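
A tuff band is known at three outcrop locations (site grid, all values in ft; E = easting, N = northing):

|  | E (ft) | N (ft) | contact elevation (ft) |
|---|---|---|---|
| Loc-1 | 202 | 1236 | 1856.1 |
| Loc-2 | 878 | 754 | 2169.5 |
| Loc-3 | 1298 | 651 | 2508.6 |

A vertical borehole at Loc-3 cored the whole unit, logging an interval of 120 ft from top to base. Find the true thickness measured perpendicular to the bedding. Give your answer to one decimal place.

75.7 ft

Two edge vectors: Loc-1→Loc-2 = (676, -482, 313.4), Loc-1→Loc-3 = (1096, -585, 652.5).
Normal n = (Loc-1→Loc-2) × (Loc-1→Loc-3) = (-131166, -97603.6, 132812).
So ∂z/∂E = −n_x/n_z = 0.98761 and ∂z/∂N = −n_y/n_z = 0.73490.
|∇z| = √(a²+b²) = 1.23103, so dip δ = arctan(1.23103) = 50.91°.
True thickness = vertical thickness × cos δ = 120 × cos 50.91° = 75.7 ft.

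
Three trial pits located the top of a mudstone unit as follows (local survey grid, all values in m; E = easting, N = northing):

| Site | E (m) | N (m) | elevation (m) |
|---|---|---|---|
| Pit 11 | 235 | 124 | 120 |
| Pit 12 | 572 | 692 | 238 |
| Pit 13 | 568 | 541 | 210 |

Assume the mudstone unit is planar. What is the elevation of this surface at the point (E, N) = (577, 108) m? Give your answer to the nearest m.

Two edge vectors: Pit 11→Pit 12 = (337, 568, 118), Pit 11→Pit 13 = (333, 417, 90).
Normal n = (Pit 11→Pit 12) × (Pit 11→Pit 13) = (1914, 8964, -48615).
So ∂z/∂E = −n_x/n_z = 0.03937 and ∂z/∂N = −n_y/n_z = 0.18439.
Intercept c from Pit 11: 120 − 9.25 − 22.86 = 87.88.
At (577, 108): z = 22.7 + 19.9 + 87.88 = 130.5 m.

131 m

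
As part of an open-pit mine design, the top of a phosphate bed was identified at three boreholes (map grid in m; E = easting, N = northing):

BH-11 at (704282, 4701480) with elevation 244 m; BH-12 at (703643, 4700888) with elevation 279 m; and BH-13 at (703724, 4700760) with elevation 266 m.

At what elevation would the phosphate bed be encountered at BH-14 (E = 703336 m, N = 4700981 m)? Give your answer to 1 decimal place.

Let the plane be z = a·E + b·N + c.
BH-12−BH-11: −639a − 592b = 35;  BH-13−BH-11: −558a − 720b = 22.
Solving gives a = −0.093846344, b = 0.042175361.
Then c = 244 − a·704282 − b·4701480 = −131948.32.
At (703336, 4700981): z = −66005.5 + 198265.6 − 131948.32 = 311.7 m.

311.7 m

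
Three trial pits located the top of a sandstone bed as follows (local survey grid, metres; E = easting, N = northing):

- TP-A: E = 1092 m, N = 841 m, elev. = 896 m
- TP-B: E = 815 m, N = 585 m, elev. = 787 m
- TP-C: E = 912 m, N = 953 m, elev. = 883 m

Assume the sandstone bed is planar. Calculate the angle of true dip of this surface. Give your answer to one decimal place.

16.1°

Let the plane be z = a·E + b·N + c.
TP-B−TP-A: −277a − 256b = −109;  TP-C−TP-A: −180a + 112b = −13.
Solving gives a = 0.20149, b = 0.20776.
Gradient magnitude |∇z| = √(a² + b²) = √(0.04060 + 0.04316) = 0.28942.
True dip = arctan(0.28942) = 16.1°, dipping toward SW (azimuth ≈ 224°).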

★ ★ ★ ★

| REQUIRED ACTION |
The required output is the line holding "- TP-C: E = 912 m, N = 953 m, elev. = 883 m" plus every line after it in the data, reproduced exactly.

| FINAL ANSWER |
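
- TP-C: E = 912 m, N = 953 m, elev. = 883 m

Assume the sandstone bed is planar. Calculate the angle of true dip of this surface. Give your answer to one decimal place.

16.1°

Let the plane be z = a·E + b·N + c.
TP-B−TP-A: −277a − 256b = −109;  TP-C−TP-A: −180a + 112b = −13.
Solving gives a = 0.20149, b = 0.20776.
Gradient magnitude |∇z| = √(a² + b²) = √(0.04060 + 0.04316) = 0.28942.
True dip = arctan(0.28942) = 16.1°, dipping toward SW (azimuth ≈ 224°).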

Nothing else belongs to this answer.